Provided records:
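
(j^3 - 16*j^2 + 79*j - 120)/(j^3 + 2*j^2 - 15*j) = (j^2 - 13*j + 40)/(j*(j + 5))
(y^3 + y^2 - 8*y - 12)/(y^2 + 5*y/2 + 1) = 2*(y^2 - y - 6)/(2*y + 1)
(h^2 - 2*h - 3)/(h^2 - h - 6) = (h + 1)/(h + 2)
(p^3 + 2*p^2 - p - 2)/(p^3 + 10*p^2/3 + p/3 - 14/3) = 3*(p + 1)/(3*p + 7)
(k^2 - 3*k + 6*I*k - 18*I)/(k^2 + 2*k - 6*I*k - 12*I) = (k^2 + k*(-3 + 6*I) - 18*I)/(k^2 + k*(2 - 6*I) - 12*I)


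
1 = 1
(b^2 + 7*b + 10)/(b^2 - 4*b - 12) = (b + 5)/(b - 6)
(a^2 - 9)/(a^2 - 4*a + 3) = (a + 3)/(a - 1)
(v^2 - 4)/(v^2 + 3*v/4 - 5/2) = 4*(v - 2)/(4*v - 5)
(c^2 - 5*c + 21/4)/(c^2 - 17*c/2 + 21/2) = (c - 7/2)/(c - 7)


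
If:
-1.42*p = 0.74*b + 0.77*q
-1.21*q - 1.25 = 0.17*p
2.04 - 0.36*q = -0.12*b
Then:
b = -26.70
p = 15.67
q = -3.23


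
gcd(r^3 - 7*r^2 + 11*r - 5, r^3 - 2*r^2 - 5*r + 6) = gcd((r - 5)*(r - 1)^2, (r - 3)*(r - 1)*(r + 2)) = r - 1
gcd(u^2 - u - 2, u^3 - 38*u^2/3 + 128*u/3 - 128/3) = u - 2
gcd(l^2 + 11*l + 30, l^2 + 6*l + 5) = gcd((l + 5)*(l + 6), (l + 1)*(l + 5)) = l + 5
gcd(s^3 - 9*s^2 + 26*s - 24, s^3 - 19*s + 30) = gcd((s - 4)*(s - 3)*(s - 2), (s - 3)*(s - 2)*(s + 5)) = s^2 - 5*s + 6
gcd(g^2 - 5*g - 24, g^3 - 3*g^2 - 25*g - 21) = g + 3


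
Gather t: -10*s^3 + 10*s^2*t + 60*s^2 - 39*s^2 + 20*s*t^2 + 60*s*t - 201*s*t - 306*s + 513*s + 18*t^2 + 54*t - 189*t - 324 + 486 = -10*s^3 + 21*s^2 + 207*s + t^2*(20*s + 18) + t*(10*s^2 - 141*s - 135) + 162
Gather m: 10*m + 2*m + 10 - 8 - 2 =12*m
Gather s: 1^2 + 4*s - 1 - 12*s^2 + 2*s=-12*s^2 + 6*s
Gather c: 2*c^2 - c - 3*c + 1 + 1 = 2*c^2 - 4*c + 2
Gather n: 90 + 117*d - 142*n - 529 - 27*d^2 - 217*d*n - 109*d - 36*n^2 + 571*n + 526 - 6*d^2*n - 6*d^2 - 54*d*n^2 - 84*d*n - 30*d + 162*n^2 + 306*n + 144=-33*d^2 - 22*d + n^2*(126 - 54*d) + n*(-6*d^2 - 301*d + 735) + 231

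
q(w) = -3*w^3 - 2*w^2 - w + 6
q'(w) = -9*w^2 - 4*w - 1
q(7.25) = -1249.61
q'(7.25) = -503.06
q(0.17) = 5.76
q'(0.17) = -1.94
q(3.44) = -143.23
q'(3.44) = -121.26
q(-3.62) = 125.72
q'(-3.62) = -104.46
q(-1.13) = 8.90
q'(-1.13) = -7.97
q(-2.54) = 44.80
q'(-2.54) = -48.90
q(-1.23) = 9.79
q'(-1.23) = -9.70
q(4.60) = -332.93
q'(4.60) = -209.84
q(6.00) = -720.00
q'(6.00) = -349.00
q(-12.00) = 4914.00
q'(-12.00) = -1249.00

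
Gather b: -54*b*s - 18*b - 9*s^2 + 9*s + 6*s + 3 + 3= b*(-54*s - 18) - 9*s^2 + 15*s + 6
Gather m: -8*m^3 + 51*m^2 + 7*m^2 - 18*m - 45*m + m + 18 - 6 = -8*m^3 + 58*m^2 - 62*m + 12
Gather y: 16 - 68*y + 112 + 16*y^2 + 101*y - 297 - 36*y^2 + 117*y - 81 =-20*y^2 + 150*y - 250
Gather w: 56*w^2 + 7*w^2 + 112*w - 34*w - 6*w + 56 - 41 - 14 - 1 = 63*w^2 + 72*w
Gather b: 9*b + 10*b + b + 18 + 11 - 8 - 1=20*b + 20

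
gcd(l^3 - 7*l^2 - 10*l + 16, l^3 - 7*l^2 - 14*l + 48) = l - 8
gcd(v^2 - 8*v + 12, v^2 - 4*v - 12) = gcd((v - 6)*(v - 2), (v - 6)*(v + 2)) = v - 6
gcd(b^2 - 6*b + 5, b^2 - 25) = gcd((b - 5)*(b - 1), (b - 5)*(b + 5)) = b - 5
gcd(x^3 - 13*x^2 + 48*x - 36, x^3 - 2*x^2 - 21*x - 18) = x - 6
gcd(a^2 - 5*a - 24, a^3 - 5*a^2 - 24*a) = a^2 - 5*a - 24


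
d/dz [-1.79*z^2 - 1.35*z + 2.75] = -3.58*z - 1.35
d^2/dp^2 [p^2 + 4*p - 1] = 2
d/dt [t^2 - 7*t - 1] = 2*t - 7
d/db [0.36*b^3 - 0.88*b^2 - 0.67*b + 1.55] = 1.08*b^2 - 1.76*b - 0.67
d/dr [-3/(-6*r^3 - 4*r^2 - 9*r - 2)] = 3*(-18*r^2 - 8*r - 9)/(6*r^3 + 4*r^2 + 9*r + 2)^2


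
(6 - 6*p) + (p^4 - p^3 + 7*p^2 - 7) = p^4 - p^3 + 7*p^2 - 6*p - 1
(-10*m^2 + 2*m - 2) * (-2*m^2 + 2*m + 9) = 20*m^4 - 24*m^3 - 82*m^2 + 14*m - 18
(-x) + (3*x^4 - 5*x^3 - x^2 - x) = 3*x^4 - 5*x^3 - x^2 - 2*x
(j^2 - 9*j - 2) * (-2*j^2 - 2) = -2*j^4 + 18*j^3 + 2*j^2 + 18*j + 4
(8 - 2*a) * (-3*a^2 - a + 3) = 6*a^3 - 22*a^2 - 14*a + 24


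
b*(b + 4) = b^2 + 4*b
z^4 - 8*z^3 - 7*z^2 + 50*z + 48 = (z - 8)*(z - 3)*(z + 1)*(z + 2)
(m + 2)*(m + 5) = m^2 + 7*m + 10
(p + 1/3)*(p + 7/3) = p^2 + 8*p/3 + 7/9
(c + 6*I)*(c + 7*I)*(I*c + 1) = I*c^3 - 12*c^2 - 29*I*c - 42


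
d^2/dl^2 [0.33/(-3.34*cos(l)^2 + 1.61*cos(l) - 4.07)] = (14.725392*(1 - cos(l)^2)^2 - 5.323626*cos(l)^3 - 9.725727*cos(l)^2 + 12.809643*cos(l) - 7.46427)/(3.34*cos(l)^2 - 1.61*cos(l) + 4.07)^3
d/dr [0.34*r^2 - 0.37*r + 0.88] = 0.68*r - 0.37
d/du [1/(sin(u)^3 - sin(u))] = (-2/cos(u)^2 + sin(u)^(-2))/cos(u)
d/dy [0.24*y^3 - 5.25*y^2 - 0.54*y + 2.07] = 0.72*y^2 - 10.5*y - 0.54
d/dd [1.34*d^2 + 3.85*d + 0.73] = 2.68*d + 3.85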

What the task asks: What you return must be an exact retyping of the lines above starting at the line with "q'(-3.62) = -104.46" and ending at the line with "d/dy [0.24*y^3 - 5.25*y^2", and nothing besides.

Problem solution:
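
q'(-3.62) = -104.46
q(-1.13) = 8.90
q'(-1.13) = -7.97
q(-2.54) = 44.80
q'(-2.54) = -48.90
q(-1.23) = 9.79
q'(-1.23) = -9.70
q(4.60) = -332.93
q'(4.60) = -209.84
q(6.00) = -720.00
q'(6.00) = -349.00
q(-12.00) = 4914.00
q'(-12.00) = -1249.00

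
Gather b: -54*b*s - 18*b - 9*s^2 + 9*s + 6*s + 3 + 3= b*(-54*s - 18) - 9*s^2 + 15*s + 6
Gather m: -8*m^3 + 51*m^2 + 7*m^2 - 18*m - 45*m + m + 18 - 6 = -8*m^3 + 58*m^2 - 62*m + 12
Gather y: 16 - 68*y + 112 + 16*y^2 + 101*y - 297 - 36*y^2 + 117*y - 81 =-20*y^2 + 150*y - 250
Gather w: 56*w^2 + 7*w^2 + 112*w - 34*w - 6*w + 56 - 41 - 14 - 1 = 63*w^2 + 72*w
Gather b: 9*b + 10*b + b + 18 + 11 - 8 - 1=20*b + 20

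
gcd(l^3 - 7*l^2 - 10*l + 16, l^3 - 7*l^2 - 14*l + 48) = l - 8
gcd(v^2 - 8*v + 12, v^2 - 4*v - 12) = gcd((v - 6)*(v - 2), (v - 6)*(v + 2)) = v - 6
gcd(b^2 - 6*b + 5, b^2 - 25) = gcd((b - 5)*(b - 1), (b - 5)*(b + 5)) = b - 5
gcd(x^3 - 13*x^2 + 48*x - 36, x^3 - 2*x^2 - 21*x - 18) = x - 6
gcd(a^2 - 5*a - 24, a^3 - 5*a^2 - 24*a) = a^2 - 5*a - 24


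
d/dz [-1.79*z^2 - 1.35*z + 2.75] = -3.58*z - 1.35
d^2/dp^2 [p^2 + 4*p - 1] = 2
d/dt [t^2 - 7*t - 1] = 2*t - 7
d/db [0.36*b^3 - 0.88*b^2 - 0.67*b + 1.55] = 1.08*b^2 - 1.76*b - 0.67
d/dr [-3/(-6*r^3 - 4*r^2 - 9*r - 2)] = 3*(-18*r^2 - 8*r - 9)/(6*r^3 + 4*r^2 + 9*r + 2)^2


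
(6 - 6*p) + (p^4 - p^3 + 7*p^2 - 7) = p^4 - p^3 + 7*p^2 - 6*p - 1
(-10*m^2 + 2*m - 2) * (-2*m^2 + 2*m + 9) = 20*m^4 - 24*m^3 - 82*m^2 + 14*m - 18
(-x) + (3*x^4 - 5*x^3 - x^2 - x) = 3*x^4 - 5*x^3 - x^2 - 2*x
(j^2 - 9*j - 2) * (-2*j^2 - 2) = -2*j^4 + 18*j^3 + 2*j^2 + 18*j + 4
(8 - 2*a) * (-3*a^2 - a + 3) = 6*a^3 - 22*a^2 - 14*a + 24


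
b*(b + 4) = b^2 + 4*b
z^4 - 8*z^3 - 7*z^2 + 50*z + 48 = (z - 8)*(z - 3)*(z + 1)*(z + 2)
(m + 2)*(m + 5) = m^2 + 7*m + 10
(p + 1/3)*(p + 7/3) = p^2 + 8*p/3 + 7/9
(c + 6*I)*(c + 7*I)*(I*c + 1) = I*c^3 - 12*c^2 - 29*I*c - 42


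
d^2/dl^2 [0.33/(-3.34*cos(l)^2 + 1.61*cos(l) - 4.07)] = (14.725392*(1 - cos(l)^2)^2 - 5.323626*cos(l)^3 - 9.725727*cos(l)^2 + 12.809643*cos(l) - 7.46427)/(3.34*cos(l)^2 - 1.61*cos(l) + 4.07)^3
d/dr [0.34*r^2 - 0.37*r + 0.88] = 0.68*r - 0.37
d/du [1/(sin(u)^3 - sin(u))] = (-2/cos(u)^2 + sin(u)^(-2))/cos(u)
d/dy [0.24*y^3 - 5.25*y^2 - 0.54*y + 2.07] = 0.72*y^2 - 10.5*y - 0.54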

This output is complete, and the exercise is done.